(The input)

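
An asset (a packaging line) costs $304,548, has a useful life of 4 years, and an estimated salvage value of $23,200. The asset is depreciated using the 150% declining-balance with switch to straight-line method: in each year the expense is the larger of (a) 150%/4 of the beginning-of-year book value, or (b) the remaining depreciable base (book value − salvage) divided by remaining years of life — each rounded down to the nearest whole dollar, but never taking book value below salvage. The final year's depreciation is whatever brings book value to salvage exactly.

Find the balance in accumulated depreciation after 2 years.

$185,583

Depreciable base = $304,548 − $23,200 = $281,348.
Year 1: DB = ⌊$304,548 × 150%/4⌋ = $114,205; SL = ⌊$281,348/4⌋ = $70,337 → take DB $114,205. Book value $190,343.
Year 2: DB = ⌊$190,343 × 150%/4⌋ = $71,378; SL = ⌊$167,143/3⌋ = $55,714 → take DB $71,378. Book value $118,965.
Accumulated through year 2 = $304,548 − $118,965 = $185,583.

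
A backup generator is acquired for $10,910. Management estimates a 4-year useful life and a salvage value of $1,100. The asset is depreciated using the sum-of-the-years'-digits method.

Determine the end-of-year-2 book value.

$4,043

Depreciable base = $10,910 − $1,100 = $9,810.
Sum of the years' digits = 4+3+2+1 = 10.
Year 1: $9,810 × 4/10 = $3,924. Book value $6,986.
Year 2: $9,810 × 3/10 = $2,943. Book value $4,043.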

(End The input)

Reproduce all of the entries above verbatim.

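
An asset (a packaging line) costs $304,548, has a useful life of 4 years, and an estimated salvage value of $23,200. The asset is depreciated using the 150% declining-balance with switch to straight-line method: in each year the expense is the larger of (a) 150%/4 of the beginning-of-year book value, or (b) the remaining depreciable base (book value − salvage) divided by remaining years of life — each rounded down to the nearest whole dollar, but never taking book value below salvage. The final year's depreciation is whatever brings book value to salvage exactly.

Find the balance in accumulated depreciation after 2 years.

$185,583

Depreciable base = $304,548 − $23,200 = $281,348.
Year 1: DB = ⌊$304,548 × 150%/4⌋ = $114,205; SL = ⌊$281,348/4⌋ = $70,337 → take DB $114,205. Book value $190,343.
Year 2: DB = ⌊$190,343 × 150%/4⌋ = $71,378; SL = ⌊$167,143/3⌋ = $55,714 → take DB $71,378. Book value $118,965.
Accumulated through year 2 = $304,548 − $118,965 = $185,583.

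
A backup generator is acquired for $10,910. Management estimates a 4-year useful life and a salvage value of $1,100. The asset is depreciated using the sum-of-the-years'-digits method.

Determine the end-of-year-2 book value.

$4,043

Depreciable base = $10,910 − $1,100 = $9,810.
Sum of the years' digits = 4+3+2+1 = 10.
Year 1: $9,810 × 4/10 = $3,924. Book value $6,986.
Year 2: $9,810 × 3/10 = $2,943. Book value $4,043.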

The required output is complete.